Exercise:
Lines that include the word "lattice" should be copied from the listing that follows.

[[ Records for this task open ]]

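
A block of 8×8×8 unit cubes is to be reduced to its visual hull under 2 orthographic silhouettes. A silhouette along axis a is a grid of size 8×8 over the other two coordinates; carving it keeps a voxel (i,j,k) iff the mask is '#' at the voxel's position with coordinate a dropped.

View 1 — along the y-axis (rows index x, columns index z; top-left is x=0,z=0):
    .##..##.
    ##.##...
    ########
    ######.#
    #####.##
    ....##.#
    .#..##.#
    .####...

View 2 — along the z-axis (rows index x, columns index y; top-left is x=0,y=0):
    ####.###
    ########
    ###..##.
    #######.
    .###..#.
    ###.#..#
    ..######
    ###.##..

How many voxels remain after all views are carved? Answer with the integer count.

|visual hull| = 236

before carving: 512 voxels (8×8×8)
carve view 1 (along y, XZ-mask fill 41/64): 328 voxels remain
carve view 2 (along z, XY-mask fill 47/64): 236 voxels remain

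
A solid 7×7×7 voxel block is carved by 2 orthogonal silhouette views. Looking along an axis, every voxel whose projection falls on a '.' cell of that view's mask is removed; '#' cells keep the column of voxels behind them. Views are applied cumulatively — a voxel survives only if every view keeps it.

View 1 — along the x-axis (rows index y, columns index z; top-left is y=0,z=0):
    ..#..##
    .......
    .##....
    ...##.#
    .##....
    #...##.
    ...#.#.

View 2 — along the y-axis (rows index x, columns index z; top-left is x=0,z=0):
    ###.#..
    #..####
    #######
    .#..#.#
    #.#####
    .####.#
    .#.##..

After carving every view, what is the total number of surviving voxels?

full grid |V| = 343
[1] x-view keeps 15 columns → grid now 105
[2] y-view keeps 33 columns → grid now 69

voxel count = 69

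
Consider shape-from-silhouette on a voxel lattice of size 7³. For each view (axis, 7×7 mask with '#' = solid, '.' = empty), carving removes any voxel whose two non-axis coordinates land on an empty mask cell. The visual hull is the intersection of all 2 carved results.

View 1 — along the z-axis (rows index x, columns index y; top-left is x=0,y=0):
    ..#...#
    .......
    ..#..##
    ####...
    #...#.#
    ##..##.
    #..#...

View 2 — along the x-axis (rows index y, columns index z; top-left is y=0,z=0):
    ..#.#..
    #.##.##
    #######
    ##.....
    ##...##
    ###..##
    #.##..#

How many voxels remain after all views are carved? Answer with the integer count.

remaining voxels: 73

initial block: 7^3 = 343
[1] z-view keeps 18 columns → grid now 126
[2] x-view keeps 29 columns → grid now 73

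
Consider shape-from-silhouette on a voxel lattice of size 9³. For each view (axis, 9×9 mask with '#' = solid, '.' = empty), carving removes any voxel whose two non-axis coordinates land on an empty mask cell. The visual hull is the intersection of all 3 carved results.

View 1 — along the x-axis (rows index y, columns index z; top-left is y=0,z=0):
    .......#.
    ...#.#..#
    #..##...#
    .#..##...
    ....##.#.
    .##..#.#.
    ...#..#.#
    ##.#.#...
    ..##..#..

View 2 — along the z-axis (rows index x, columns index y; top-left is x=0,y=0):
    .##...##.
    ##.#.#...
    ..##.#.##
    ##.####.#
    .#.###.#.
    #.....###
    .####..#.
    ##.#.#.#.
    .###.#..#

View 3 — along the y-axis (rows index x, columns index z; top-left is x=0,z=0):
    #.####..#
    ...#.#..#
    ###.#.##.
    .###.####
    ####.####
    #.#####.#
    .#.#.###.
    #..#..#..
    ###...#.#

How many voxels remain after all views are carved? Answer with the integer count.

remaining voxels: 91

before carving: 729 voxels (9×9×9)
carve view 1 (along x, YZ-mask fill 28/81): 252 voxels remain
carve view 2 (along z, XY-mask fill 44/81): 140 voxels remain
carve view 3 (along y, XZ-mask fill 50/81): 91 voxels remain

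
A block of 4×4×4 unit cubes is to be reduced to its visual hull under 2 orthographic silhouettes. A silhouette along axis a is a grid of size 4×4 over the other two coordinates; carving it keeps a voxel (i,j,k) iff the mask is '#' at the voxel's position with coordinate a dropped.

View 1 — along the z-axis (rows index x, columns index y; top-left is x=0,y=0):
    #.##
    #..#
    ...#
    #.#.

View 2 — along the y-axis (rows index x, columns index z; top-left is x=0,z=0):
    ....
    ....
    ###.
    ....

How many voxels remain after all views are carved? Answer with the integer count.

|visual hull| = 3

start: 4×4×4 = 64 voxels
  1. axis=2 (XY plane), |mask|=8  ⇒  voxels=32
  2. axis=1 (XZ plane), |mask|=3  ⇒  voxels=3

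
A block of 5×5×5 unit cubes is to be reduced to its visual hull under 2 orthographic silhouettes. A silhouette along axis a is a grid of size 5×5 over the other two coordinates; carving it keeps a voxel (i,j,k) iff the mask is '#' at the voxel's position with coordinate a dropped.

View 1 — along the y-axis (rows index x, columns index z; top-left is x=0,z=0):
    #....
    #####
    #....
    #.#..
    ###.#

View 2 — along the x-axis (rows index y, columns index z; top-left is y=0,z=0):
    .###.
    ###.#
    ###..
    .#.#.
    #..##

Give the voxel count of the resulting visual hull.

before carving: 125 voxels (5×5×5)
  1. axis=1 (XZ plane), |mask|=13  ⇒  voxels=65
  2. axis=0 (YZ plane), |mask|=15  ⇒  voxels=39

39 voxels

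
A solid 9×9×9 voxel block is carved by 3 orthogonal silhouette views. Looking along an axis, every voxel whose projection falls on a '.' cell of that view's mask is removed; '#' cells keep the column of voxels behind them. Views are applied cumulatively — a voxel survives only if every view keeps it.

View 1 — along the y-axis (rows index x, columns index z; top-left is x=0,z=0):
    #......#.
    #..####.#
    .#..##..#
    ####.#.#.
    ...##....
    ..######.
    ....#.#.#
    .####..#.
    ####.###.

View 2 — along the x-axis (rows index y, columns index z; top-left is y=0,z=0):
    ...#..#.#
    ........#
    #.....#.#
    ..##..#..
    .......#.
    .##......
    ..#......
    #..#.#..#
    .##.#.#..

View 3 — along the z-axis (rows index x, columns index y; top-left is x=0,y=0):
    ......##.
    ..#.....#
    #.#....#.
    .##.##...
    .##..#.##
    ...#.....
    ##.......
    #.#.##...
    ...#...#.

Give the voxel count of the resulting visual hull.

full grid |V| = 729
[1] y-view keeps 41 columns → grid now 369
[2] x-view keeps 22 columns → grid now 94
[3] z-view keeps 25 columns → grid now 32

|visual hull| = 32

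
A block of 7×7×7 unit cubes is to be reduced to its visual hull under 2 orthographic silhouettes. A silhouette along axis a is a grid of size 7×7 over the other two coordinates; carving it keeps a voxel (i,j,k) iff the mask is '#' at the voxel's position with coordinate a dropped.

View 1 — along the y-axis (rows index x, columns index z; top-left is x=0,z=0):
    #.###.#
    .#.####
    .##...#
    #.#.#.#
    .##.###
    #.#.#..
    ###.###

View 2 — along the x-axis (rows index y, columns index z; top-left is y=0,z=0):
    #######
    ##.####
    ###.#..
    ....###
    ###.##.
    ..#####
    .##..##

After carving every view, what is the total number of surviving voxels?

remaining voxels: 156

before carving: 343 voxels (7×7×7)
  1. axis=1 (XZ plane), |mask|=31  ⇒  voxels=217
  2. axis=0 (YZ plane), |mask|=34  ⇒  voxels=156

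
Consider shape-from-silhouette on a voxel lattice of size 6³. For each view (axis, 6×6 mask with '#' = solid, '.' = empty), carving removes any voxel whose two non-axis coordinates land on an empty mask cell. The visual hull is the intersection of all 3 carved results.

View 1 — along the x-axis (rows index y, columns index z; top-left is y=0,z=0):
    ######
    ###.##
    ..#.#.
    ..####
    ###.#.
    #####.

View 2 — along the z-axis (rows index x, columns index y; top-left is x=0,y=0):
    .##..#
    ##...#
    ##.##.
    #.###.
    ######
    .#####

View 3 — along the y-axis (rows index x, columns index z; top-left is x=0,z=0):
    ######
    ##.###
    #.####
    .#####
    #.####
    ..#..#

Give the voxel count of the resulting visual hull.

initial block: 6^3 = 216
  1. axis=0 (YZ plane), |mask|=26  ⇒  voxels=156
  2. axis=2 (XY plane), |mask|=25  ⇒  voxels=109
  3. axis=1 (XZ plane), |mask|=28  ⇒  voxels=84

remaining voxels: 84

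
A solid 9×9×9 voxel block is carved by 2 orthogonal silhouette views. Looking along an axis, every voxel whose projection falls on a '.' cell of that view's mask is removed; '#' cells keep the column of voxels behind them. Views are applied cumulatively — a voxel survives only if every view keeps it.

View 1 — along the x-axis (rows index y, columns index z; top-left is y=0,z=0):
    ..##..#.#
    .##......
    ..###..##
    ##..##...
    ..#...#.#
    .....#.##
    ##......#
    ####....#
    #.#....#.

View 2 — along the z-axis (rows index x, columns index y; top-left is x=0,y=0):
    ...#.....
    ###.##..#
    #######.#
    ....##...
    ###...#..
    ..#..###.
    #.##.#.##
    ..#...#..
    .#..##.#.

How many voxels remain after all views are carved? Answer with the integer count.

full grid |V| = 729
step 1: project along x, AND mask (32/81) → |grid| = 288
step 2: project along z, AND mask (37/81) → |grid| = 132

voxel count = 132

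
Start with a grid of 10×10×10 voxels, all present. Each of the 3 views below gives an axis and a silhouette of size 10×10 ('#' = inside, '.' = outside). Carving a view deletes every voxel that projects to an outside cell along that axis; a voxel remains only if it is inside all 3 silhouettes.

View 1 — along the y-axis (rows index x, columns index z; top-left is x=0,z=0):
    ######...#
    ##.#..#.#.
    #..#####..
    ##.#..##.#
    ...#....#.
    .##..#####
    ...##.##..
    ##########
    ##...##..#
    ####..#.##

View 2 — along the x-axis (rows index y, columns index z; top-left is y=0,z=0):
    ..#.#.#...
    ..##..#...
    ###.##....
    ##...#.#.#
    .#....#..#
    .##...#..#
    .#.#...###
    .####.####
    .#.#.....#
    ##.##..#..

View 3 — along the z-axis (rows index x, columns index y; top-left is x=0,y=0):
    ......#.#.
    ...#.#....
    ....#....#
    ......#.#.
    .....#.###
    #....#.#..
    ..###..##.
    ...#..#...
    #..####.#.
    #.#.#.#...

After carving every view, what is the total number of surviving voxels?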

[[ Records for this task closed ]]

Task response:
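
Consider shape-from-silhouette on a voxel lattice of size 7³. For each view (axis, 7×7 mask with '#' = solid, '.' = empty), carving removes any voxel whose two non-axis coordinates land on an empty mask cell. The visual hull is the intersection of all 2 carved results.
Consider shape-from-silhouette on a voxel lattice of size 9³. For each view (axis, 9×9 mask with '#' = solid, '.' = empty), carving removes any voxel whose two non-axis coordinates land on an empty mask cell. The visual hull is the intersection of all 3 carved results.
Consider shape-from-silhouette on a voxel lattice of size 6³. For each view (axis, 6×6 mask with '#' = solid, '.' = empty), carving removes any voxel whose two non-axis coordinates land on an empty mask cell. The visual hull is the intersection of all 3 carved results.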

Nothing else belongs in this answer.